• [What the task asks]: Using the material below, return exactly the lines between the one holding "What state results from executing drop(b2,rmD,left)" and the one holding "A task-planning operator", inclusive, and no others.

• [Data for processing]:
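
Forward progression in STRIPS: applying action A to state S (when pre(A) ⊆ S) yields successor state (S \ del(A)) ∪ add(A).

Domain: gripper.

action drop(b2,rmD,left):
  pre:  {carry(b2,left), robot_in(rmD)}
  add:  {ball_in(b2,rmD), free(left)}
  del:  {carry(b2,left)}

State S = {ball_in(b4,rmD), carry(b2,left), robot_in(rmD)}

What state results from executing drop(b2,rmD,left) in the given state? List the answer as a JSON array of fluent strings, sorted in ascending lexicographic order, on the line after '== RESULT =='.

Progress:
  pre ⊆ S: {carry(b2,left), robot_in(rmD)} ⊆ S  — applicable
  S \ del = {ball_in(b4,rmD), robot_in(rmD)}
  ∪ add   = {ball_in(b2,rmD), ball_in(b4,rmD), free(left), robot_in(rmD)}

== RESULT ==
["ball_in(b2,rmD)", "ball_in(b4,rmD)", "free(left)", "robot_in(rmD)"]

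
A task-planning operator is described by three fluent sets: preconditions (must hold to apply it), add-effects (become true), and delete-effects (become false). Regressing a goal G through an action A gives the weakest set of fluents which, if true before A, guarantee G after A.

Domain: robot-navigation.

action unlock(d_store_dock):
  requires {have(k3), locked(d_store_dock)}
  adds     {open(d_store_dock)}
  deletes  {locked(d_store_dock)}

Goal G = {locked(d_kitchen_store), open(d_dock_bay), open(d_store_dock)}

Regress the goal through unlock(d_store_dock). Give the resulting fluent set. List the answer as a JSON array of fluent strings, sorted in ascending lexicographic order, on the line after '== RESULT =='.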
* * *
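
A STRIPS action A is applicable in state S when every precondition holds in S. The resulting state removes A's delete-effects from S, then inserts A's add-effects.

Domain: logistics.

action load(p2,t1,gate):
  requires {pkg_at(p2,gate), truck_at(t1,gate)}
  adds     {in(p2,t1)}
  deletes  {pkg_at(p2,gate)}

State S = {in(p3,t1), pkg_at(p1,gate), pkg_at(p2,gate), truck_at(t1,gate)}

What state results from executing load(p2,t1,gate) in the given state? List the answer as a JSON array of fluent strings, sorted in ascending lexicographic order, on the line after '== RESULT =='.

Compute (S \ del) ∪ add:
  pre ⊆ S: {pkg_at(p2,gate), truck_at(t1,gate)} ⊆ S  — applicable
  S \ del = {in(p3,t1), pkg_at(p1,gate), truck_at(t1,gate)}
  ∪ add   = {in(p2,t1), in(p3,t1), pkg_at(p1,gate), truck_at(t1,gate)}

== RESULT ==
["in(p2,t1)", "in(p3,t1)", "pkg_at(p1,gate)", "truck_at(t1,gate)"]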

• [Answer area]:
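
What state results from executing drop(b2,rmD,left) in the given state? List the answer as a JSON array of fluent strings, sorted in ascending lexicographic order, on the line after '== RESULT =='.

Progress:
  pre ⊆ S: {carry(b2,left), robot_in(rmD)} ⊆ S  — applicable
  S \ del = {ball_in(b4,rmD), robot_in(rmD)}
  ∪ add   = {ball_in(b2,rmD), ball_in(b4,rmD), free(left), robot_in(rmD)}

== RESULT ==
["ball_in(b2,rmD)", "ball_in(b4,rmD)", "free(left)", "robot_in(rmD)"]

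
A task-planning operator is described by three fluent sets: preconditions (must hold to apply it), add-effects (become true), and delete-effects (become false). Regressing a goal G through an action A gives the weakest set of fluents which, if true before A, guarantee G after A.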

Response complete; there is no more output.